[Task brief]:
What is needed is a verbatim copy of all the records.

[Source records]:
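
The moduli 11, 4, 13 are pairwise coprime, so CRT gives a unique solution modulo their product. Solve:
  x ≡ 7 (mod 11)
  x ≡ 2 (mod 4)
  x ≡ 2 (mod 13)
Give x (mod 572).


Moduli 11, 4, 13 are pairwise coprime; by CRT there is a unique solution modulo M = 11 · 4 · 13 = 572.
Solve pairwise, accumulating the modulus:
  Start with x ≡ 7 (mod 11).
  Combine with x ≡ 2 (mod 4): since gcd(11, 4) = 1, we get a unique residue mod 44.
    Write x = 7 + 11·t and substitute into x ≡ 2 (mod 4): 11·t ≡ 2 − 7 = -5 (mod 4).
    Reduce coefficients mod 4: 3·t ≡ 3 (mod 4).
    The inverse of 3 mod 4 is 3 (since 3·3 = 9 = 2·4 + 1), so t ≡ 3·3 = 9 ≡ 1 (mod 4).
    Then x = 7 + 11·1 = 18, valid modulo lcm(11, 4) = 44: x ≡ 18 (mod 44).
  Combine with x ≡ 2 (mod 13): since gcd(44, 13) = 1, we get a unique residue mod 572.
    Write x = 18 + 44·t and substitute into x ≡ 2 (mod 13): 44·t ≡ 2 − 18 = -16 (mod 13).
    Reduce coefficients mod 13: 5·t ≡ 10 (mod 13).
    The inverse of 5 mod 13 is 8 (since 5·8 = 40 = 3·13 + 1), so t ≡ 8·10 = 80 ≡ 2 (mod 13).
    Then x = 18 + 44·2 = 106, valid modulo lcm(44, 13) = 572: x ≡ 106 (mod 572).
Verify: 106 mod 11 = 7 ✓, 106 mod 4 = 2 ✓, 106 mod 13 = 2 ✓.

x ≡ 106 (mod 572).


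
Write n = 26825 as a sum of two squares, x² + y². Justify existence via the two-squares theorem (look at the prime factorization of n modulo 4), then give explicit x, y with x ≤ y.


Step 1: Factor n = 26825 = 5^2 · 29 · 37.
Step 2: Check the mod-4 condition on each prime factor: 5 ≡ 1 (mod 4), exponent 2; 29 ≡ 1 (mod 4), exponent 1; 37 ≡ 1 (mod 4), exponent 1.
All primes ≡ 3 (mod 4) appear to even exponent (or don't appear), so by the two-squares theorem n IS expressible as a sum of two squares.
Step 3: Build a representation. Group n = k² · m with k = 5 and m = 29 · 37 = 1073 (a product of primes ≡ 1 (mod 4)); a representation of m scales to one of n via (k·x)² + (k·y)² = k²(x² + y²). Each prime p ≡ 1 (mod 4) is itself a sum of two squares; find a² by testing p − a² for a perfect square:
  29: 29 − 1² = 28, 29 − 2² = 25 = 5² ⇒ 29 = 2² + 5².
  37: 37 − 1² = 36 = 6² ⇒ 37 = 1² + 6².
  Combine using the Brahmagupta–Fibonacci identity (a² + b²)(c² + d²) = (ac − bd)² + (ad + bc)² = (ac + bd)² + (ad − bc)²:
  29 · 37 = 1073: from (2² + 5²)(1² + 6²), take (2·1 − 5·6, 2·6 + 5·1) = (2 − 30, 12 + 5) = (-28, 17); dropping signs (only squares matter) gives (28, 17); check 28² + 17² = 784 + 289 = 1073 ✓.
  Scale by k = 5: (5·28, 5·17) = (140, 85).
Step 4: Order so x ≤ y and verify: 85² + 140² = 7225 + 19600 = 26825 = n. ✓

n = 26825 = 85² + 140² (one valid representation with x ≤ y).


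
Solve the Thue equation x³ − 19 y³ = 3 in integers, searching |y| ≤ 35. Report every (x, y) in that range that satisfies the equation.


The equation is x³ - 19y³ = 3. For fixed y, x³ = 19·y³ + 3, so a solution requires the RHS to be a perfect cube.
Strategy: iterate y from -35 to 35, compute RHS = 19·y³ + 3, and check whether it is a (positive or negative) perfect cube.
Check small values of y:
  y = 0: RHS = 3 is not a perfect cube.
  y = 1: RHS = 22 is not a perfect cube.
  y = -1: RHS = -16 is not a perfect cube.
  y = 2: RHS = 155 is not a perfect cube.
  y = -2: RHS = -149 is not a perfect cube.
  y = 3: RHS = 516 is not a perfect cube.
  y = -3: RHS = -510 is not a perfect cube.
Continuing the search up to |y| = 35 finds no solutions either.
No (x, y) in the scanned range satisfies the equation.

No integer solutions with |y| ≤ 35.


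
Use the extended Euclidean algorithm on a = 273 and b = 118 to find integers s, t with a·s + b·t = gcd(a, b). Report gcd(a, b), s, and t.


Euclidean algorithm on (273, 118) — divide until remainder is 0:
  273 = 2 · 118 + 37
  118 = 3 · 37 + 7
  37 = 5 · 7 + 2
  7 = 3 · 2 + 1
  2 = 2 · 1 + 0
gcd(273, 118) = 1.
Track Bezout coefficients alongside the remainders: start with r₀ = 273 = a·1 + b·0 (s = 1, t = 0) and r₁ = 118 = a·0 + b·1 (s = 0, t = 1); each new remainder r_{k+1} = r_{k-1} − q_k·r_k inherits s_{k+1} = s_{k-1} − q_k·s_k, t_{k+1} = t_{k-1} − q_k·t_k, so r_k = a·s_k + b·t_k at every step:
  q = 2: r = 37, s = 1 − 2·0 = 1, t = 0 − 2·1 = -2  (check: 273·1 + 118·(-2) = 37)
  q = 3: r = 7, s = 0 − 3·1 = -3, t = 1 − 3·(-2) = 7  (check: 273·(-3) + 118·7 = 7)
  q = 5: r = 2, s = 1 − 5·(-3) = 16, t = -2 − 5·7 = -37  (check: 273·16 + 118·(-37) = 2)
  q = 3: r = 1, s = -3 − 3·16 = -51, t = 7 − 3·(-37) = 118  (check: 273·(-51) + 118·118 = 1)
The row with r = 1 (the gcd) gives the Bezout coefficients s = -51, t = 118.
Result: 273 · (-51) + 118 · (118) = 1.

gcd(273, 118) = 1; s = -51, t = 118 (check: 273·(-51) + 118·118 = 1).


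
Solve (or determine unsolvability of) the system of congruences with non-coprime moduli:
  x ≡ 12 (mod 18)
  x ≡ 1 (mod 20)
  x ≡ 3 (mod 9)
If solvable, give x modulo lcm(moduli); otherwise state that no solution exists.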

[Answer for this exercise]:
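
The moduli 11, 4, 13 are pairwise coprime, so CRT gives a unique solution modulo their product. Solve:
  x ≡ 7 (mod 11)
  x ≡ 2 (mod 4)
  x ≡ 2 (mod 13)
Give x (mod 572).


Moduli 11, 4, 13 are pairwise coprime; by CRT there is a unique solution modulo M = 11 · 4 · 13 = 572.
Solve pairwise, accumulating the modulus:
  Start with x ≡ 7 (mod 11).
  Combine with x ≡ 2 (mod 4): since gcd(11, 4) = 1, we get a unique residue mod 44.
    Write x = 7 + 11·t and substitute into x ≡ 2 (mod 4): 11·t ≡ 2 − 7 = -5 (mod 4).
    Reduce coefficients mod 4: 3·t ≡ 3 (mod 4).
    The inverse of 3 mod 4 is 3 (since 3·3 = 9 = 2·4 + 1), so t ≡ 3·3 = 9 ≡ 1 (mod 4).
    Then x = 7 + 11·1 = 18, valid modulo lcm(11, 4) = 44: x ≡ 18 (mod 44).
  Combine with x ≡ 2 (mod 13): since gcd(44, 13) = 1, we get a unique residue mod 572.
    Write x = 18 + 44·t and substitute into x ≡ 2 (mod 13): 44·t ≡ 2 − 18 = -16 (mod 13).
    Reduce coefficients mod 13: 5·t ≡ 10 (mod 13).
    The inverse of 5 mod 13 is 8 (since 5·8 = 40 = 3·13 + 1), so t ≡ 8·10 = 80 ≡ 2 (mod 13).
    Then x = 18 + 44·2 = 106, valid modulo lcm(44, 13) = 572: x ≡ 106 (mod 572).
Verify: 106 mod 11 = 7 ✓, 106 mod 4 = 2 ✓, 106 mod 13 = 2 ✓.

x ≡ 106 (mod 572).


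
Write n = 26825 as a sum of two squares, x² + y². Justify existence via the two-squares theorem (look at the prime factorization of n modulo 4), then give explicit x, y with x ≤ y.


Step 1: Factor n = 26825 = 5^2 · 29 · 37.
Step 2: Check the mod-4 condition on each prime factor: 5 ≡ 1 (mod 4), exponent 2; 29 ≡ 1 (mod 4), exponent 1; 37 ≡ 1 (mod 4), exponent 1.
All primes ≡ 3 (mod 4) appear to even exponent (or don't appear), so by the two-squares theorem n IS expressible as a sum of two squares.
Step 3: Build a representation. Group n = k² · m with k = 5 and m = 29 · 37 = 1073 (a product of primes ≡ 1 (mod 4)); a representation of m scales to one of n via (k·x)² + (k·y)² = k²(x² + y²). Each prime p ≡ 1 (mod 4) is itself a sum of two squares; find a² by testing p − a² for a perfect square:
  29: 29 − 1² = 28, 29 − 2² = 25 = 5² ⇒ 29 = 2² + 5².
  37: 37 − 1² = 36 = 6² ⇒ 37 = 1² + 6².
  Combine using the Brahmagupta–Fibonacci identity (a² + b²)(c² + d²) = (ac − bd)² + (ad + bc)² = (ac + bd)² + (ad − bc)²:
  29 · 37 = 1073: from (2² + 5²)(1² + 6²), take (2·1 − 5·6, 2·6 + 5·1) = (2 − 30, 12 + 5) = (-28, 17); dropping signs (only squares matter) gives (28, 17); check 28² + 17² = 784 + 289 = 1073 ✓.
  Scale by k = 5: (5·28, 5·17) = (140, 85).
Step 4: Order so x ≤ y and verify: 85² + 140² = 7225 + 19600 = 26825 = n. ✓

n = 26825 = 85² + 140² (one valid representation with x ≤ y).


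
Solve the Thue equation x³ − 19 y³ = 3 in integers, searching |y| ≤ 35. Report every (x, y) in that range that satisfies the equation.


The equation is x³ - 19y³ = 3. For fixed y, x³ = 19·y³ + 3, so a solution requires the RHS to be a perfect cube.
Strategy: iterate y from -35 to 35, compute RHS = 19·y³ + 3, and check whether it is a (positive or negative) perfect cube.
Check small values of y:
  y = 0: RHS = 3 is not a perfect cube.
  y = 1: RHS = 22 is not a perfect cube.
  y = -1: RHS = -16 is not a perfect cube.
  y = 2: RHS = 155 is not a perfect cube.
  y = -2: RHS = -149 is not a perfect cube.
  y = 3: RHS = 516 is not a perfect cube.
  y = -3: RHS = -510 is not a perfect cube.
Continuing the search up to |y| = 35 finds no solutions either.
No (x, y) in the scanned range satisfies the equation.

No integer solutions with |y| ≤ 35.


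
Use the extended Euclidean algorithm on a = 273 and b = 118 to find integers s, t with a·s + b·t = gcd(a, b). Report gcd(a, b), s, and t.


Euclidean algorithm on (273, 118) — divide until remainder is 0:
  273 = 2 · 118 + 37
  118 = 3 · 37 + 7
  37 = 5 · 7 + 2
  7 = 3 · 2 + 1
  2 = 2 · 1 + 0
gcd(273, 118) = 1.
Track Bezout coefficients alongside the remainders: start with r₀ = 273 = a·1 + b·0 (s = 1, t = 0) and r₁ = 118 = a·0 + b·1 (s = 0, t = 1); each new remainder r_{k+1} = r_{k-1} − q_k·r_k inherits s_{k+1} = s_{k-1} − q_k·s_k, t_{k+1} = t_{k-1} − q_k·t_k, so r_k = a·s_k + b·t_k at every step:
  q = 2: r = 37, s = 1 − 2·0 = 1, t = 0 − 2·1 = -2  (check: 273·1 + 118·(-2) = 37)
  q = 3: r = 7, s = 0 − 3·1 = -3, t = 1 − 3·(-2) = 7  (check: 273·(-3) + 118·7 = 7)
  q = 5: r = 2, s = 1 − 5·(-3) = 16, t = -2 − 5·7 = -37  (check: 273·16 + 118·(-37) = 2)
  q = 3: r = 1, s = -3 − 3·16 = -51, t = 7 − 3·(-37) = 118  (check: 273·(-51) + 118·118 = 1)
The row with r = 1 (the gcd) gives the Bezout coefficients s = -51, t = 118.
Result: 273 · (-51) + 118 · (118) = 1.

gcd(273, 118) = 1; s = -51, t = 118 (check: 273·(-51) + 118·118 = 1).


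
Solve (or determine unsolvability of) the system of congruences with non-coprime moduli:
  x ≡ 12 (mod 18)
  x ≡ 1 (mod 20)
  x ≡ 3 (mod 9)
If solvable, give x modulo lcm(moduli); otherwise state that no solution exists.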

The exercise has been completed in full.